● Problem requirements: Give only a number in reply. It should be how many lines in the records contain the string "alphabet".
# # # # #
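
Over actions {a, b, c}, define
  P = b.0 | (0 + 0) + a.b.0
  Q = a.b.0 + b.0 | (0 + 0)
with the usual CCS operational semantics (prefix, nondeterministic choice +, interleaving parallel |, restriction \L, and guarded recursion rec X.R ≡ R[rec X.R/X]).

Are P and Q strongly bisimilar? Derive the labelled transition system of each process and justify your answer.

YES

LTS(P): 4 reachable states
  p0 = b.0 | (0 + 0) + a.b.0 → -a-> p1, -b-> p2
  p1 = b.0 → -b-> p3
  p2 = 0 | (0 + 0) → (no moves)
  p3 = 0 → (no moves)
LTS(Q): 4 reachable states
  q0 = a.b.0 + b.0 | (0 + 0) → -a-> q1, -b-> q2
  q1 = b.0 → -b-> q3
  q2 = 0 | (0 + 0) → (no moves)
  q3 = 0 → (no moves)
Bisimilarity quotient blocks:
  B0 = {p0, q0}
  B1 = {p2, p3, q2, q3}
  B2 = {p1, q1}
p0 ∈ B0, q0 ∈ B0 → same block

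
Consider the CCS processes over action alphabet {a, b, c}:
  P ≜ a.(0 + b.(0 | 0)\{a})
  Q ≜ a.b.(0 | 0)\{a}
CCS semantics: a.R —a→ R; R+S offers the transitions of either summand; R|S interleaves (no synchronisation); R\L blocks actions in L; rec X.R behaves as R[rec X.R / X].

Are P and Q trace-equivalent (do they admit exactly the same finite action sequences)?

LTS(P): 3 reachable states
  u0 = a.(0 + b.(0 | 0)\{a}) :: -a-> u1
  u1 = 0 + b.(0 | 0)\{a} :: -b-> u2
  u2 = (0 | 0)\{a} :: deadlocked
LTS(Q): 3 reachable states
  v0 = a.b.(0 | 0)\{a} :: -a-> v1
  v1 = b.(0 | 0)\{a} :: -b-> v2
  v2 = (0 | 0)\{a} :: deadlocked
Coarsest stable partition (strong bisimilarity classes):
  B0 = {u0, v0}
  B1 = {u1, v1}
  B2 = {u2, v2}
u0 ∈ B0, v0 ∈ B0 → same block
Bisimilar ⇒ trace-equivalent.

traces(P) = traces(Q)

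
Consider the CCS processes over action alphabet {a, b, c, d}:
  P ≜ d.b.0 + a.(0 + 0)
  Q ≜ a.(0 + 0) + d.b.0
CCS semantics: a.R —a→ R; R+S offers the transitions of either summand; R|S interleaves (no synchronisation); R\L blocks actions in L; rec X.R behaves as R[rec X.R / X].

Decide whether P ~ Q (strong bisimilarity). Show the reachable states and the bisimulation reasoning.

Reachable graph of P (4 states):
  p0 = d.b.0 + a.(0 + 0) | ··a··> p1, ··d··> p2
  p1 = 0 + 0 | ∅
  p2 = b.0 | ··b··> p3
  p3 = 0 | ∅
Reachable graph of Q (4 states):
  q0 = a.(0 + 0) + d.b.0 | ··a··> q1, ··d··> q2
  q1 = 0 + 0 | ∅
  q2 = b.0 | ··b··> q3
  q3 = 0 | ∅
Partition-refinement fixed point:
  B0 = {p0, q0}
  B1 = {p1, p3, q1, q3}
  B2 = {p2, q2}
p0 ∈ B0, q0 ∈ B0 → same block

bisimilar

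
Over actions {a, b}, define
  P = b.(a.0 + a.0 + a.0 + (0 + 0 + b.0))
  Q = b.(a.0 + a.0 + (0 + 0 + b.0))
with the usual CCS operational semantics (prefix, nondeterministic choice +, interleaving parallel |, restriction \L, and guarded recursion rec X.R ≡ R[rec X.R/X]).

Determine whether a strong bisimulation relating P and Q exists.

P ~ Q

Reachable graph of P (3 states):
  p0 = b.(a.0 + a.0 + a.0 + (0 + 0 + b.0)) :: --b--▸ p1
  p1 = a.0 + a.0 + a.0 + (0 + 0 + b.0) :: --a--▸ p2, --b--▸ p2
  p2 = 0 :: deadlocked
Reachable graph of Q (3 states):
  q0 = b.(a.0 + a.0 + (0 + 0 + b.0)) :: --b--▸ q1
  q1 = a.0 + a.0 + (0 + 0 + b.0) :: --a--▸ q2, --b--▸ q2
  q2 = 0 :: deadlocked
Bisimilarity quotient blocks:
  B0 = {p0, q0}
  B1 = {p1, q1}
  B2 = {p2, q2}
p0 ∈ B0, q0 ∈ B0 → same block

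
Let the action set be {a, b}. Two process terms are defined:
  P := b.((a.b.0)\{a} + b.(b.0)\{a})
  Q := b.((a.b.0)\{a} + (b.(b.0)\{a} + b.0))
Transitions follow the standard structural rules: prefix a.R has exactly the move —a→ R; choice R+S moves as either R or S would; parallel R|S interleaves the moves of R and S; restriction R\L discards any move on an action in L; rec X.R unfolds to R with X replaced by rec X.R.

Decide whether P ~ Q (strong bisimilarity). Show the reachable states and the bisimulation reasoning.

NO

Reachable graph of P (4 states):
  s0 = b.((a.b.0)\{a} + b.(b.0)\{a}) has moves --b--▸ s1
  s1 = (a.b.0)\{a} + b.(b.0)\{a} has moves --b--▸ s2
  s2 = (b.0)\{a} has moves --b--▸ s3
  s3 = 0\{a} has moves deadlocked
Reachable graph of Q (5 states):
  t0 = b.((a.b.0)\{a} + (b.(b.0)\{a} + b.0)) has moves --b--▸ t1
  t1 = (a.b.0)\{a} + (b.(b.0)\{a} + b.0) has moves --b--▸ t2, --b--▸ t3
  t2 = (b.0)\{a} has moves --b--▸ t4
  t3 = 0 has moves deadlocked
  t4 = 0\{a} has moves deadlocked
Coarsest stable partition (strong bisimilarity classes):
  B0 = {s0}
  B1 = {s1}
  B2 = {s2, t2}
  B3 = {s3, t3, t4}
  B4 = {t0}
  B5 = {t1}
s0 ∈ B0, t0 ∈ B4 → different blocks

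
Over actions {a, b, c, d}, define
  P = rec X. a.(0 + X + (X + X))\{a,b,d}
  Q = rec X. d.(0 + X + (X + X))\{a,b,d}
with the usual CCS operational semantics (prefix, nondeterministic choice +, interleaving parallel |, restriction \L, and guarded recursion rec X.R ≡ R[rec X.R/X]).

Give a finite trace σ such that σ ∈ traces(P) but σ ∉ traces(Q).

P's transition system — 2 states:
  s0 = rec X. a.(0 + X + (X + X))\{a,b,d} | --a--▸ s1
  s1 = (0 + (rec X. a.(0 + X + (X + X))\{a,b,d}) + ((rec X. a.(0 + X + (X + X))\{a,b,d}) + (rec X. a.(0 + X + (X + X))\{a,b,d})))\{a,b,d} | ·
Q's transition system — 2 states:
  t0 = rec X. d.(0 + X + (X + X))\{a,b,d} | --d--▸ t1
  t1 = (0 + (rec X. d.(0 + X + (X + X))\{a,b,d}) + ((rec X. d.(0 + X + (X + X))\{a,b,d}) + (rec X. d.(0 + X + (X + X))\{a,b,d})))\{a,b,d} | ·
Trace ⟨a⟩ through P, begin at {s0}:
  [1] a ⇒ {s1}
  — P admits the full trace.
Trace ⟨a⟩ through Q, begin at {t0}:
  [1] a ⇒ ∅  — Q cannot continue

a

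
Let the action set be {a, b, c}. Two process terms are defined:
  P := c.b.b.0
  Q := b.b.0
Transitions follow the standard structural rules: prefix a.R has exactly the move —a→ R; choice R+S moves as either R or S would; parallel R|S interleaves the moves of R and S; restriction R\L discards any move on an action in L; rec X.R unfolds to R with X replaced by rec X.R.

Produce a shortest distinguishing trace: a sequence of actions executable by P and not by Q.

Reachable graph of P (4 states):
  p0 = c.b.b.0 :: ··c··> p1
  p1 = b.b.0 :: ··b··> p2
  p2 = b.0 :: ··b··> p3
  p3 = 0 :: deadlocked
Reachable graph of Q (3 states):
  q0 = b.b.0 :: ··b··> q1
  q1 = b.0 :: ··b··> q2
  q2 = 0 :: deadlocked
Trace ⟨c⟩ through P, begin at {p0}:
  step 1 (c): {p1}
  P completes σ.
Trace ⟨c⟩ through Q, begin at {q0}:
  step 1 (c): no successor for Q

c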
# # # # #
● The answer: 2